When you reach the entries, transcribe each one exactly.

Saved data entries
────────

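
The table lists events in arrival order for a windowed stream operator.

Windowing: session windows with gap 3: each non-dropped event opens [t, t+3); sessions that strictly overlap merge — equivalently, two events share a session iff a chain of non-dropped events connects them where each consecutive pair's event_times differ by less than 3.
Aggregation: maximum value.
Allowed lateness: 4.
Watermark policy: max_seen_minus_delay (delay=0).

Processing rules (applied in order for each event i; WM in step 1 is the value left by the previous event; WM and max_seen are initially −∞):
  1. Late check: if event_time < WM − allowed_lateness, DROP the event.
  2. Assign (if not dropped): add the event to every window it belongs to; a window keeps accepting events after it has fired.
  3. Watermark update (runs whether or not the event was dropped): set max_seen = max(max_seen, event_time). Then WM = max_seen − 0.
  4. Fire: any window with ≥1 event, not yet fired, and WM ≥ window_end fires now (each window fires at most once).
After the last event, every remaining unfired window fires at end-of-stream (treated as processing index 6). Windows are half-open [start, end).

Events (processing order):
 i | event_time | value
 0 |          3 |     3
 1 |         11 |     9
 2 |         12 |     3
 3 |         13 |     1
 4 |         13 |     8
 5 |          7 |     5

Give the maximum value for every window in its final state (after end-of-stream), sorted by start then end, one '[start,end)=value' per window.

i=0 t=3 v=3: → [3,6); WM=3
i=1 t=11 v=9: → [11,14); WM=11
i=2 t=12 v=3: → [11,15); WM=12
i=3 t=13 v=1: → [11,16); WM=13
i=4 t=13 v=8: → [11,16); WM=13
i=5 t=7 v=5: DROP (t<13-4); WM=13

[3,6)=3 [11,16)=9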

────────

RESPONSE TO THE TASK
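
The table lists events in arrival order for a windowed stream operator.

Windowing: session windows with gap 3: each non-dropped event opens [t, t+3); sessions that strictly overlap merge — equivalently, two events share a session iff a chain of non-dropped events connects them where each consecutive pair's event_times differ by less than 3.
Aggregation: maximum value.
Allowed lateness: 4.
Watermark policy: max_seen_minus_delay (delay=0).

Processing rules (applied in order for each event i; WM in step 1 is the value left by the previous event; WM and max_seen are initially −∞):
  1. Late check: if event_time < WM − allowed_lateness, DROP the event.
  2. Assign (if not dropped): add the event to every window it belongs to; a window keeps accepting events after it has fired.
  3. Watermark update (runs whether or not the event was dropped): set max_seen = max(max_seen, event_time). Then WM = max_seen − 0.
  4. Fire: any window with ≥1 event, not yet fired, and WM ≥ window_end fires now (each window fires at most once).
After the last event, every remaining unfired window fires at end-of-stream (treated as processing index 6). Windows are half-open [start, end).

Events (processing order):
 i | event_time | value
 0 |          3 |     3
 1 |         11 |     9
 2 |         12 |     3
 3 |         13 |     1
 4 |         13 |     8
 5 |          7 |     5

Give the maximum value for every window in its final state (after end-of-stream), sorted by start then end, one '[start,end)=value' per window.

i=0 t=3 v=3: → [3,6); WM=3
i=1 t=11 v=9: → [11,14); WM=11
i=2 t=12 v=3: → [11,15); WM=12
i=3 t=13 v=1: → [11,16); WM=13
i=4 t=13 v=8: → [11,16); WM=13
i=5 t=7 v=5: DROP (t<13-4); WM=13

[3,6)=3 [11,16)=9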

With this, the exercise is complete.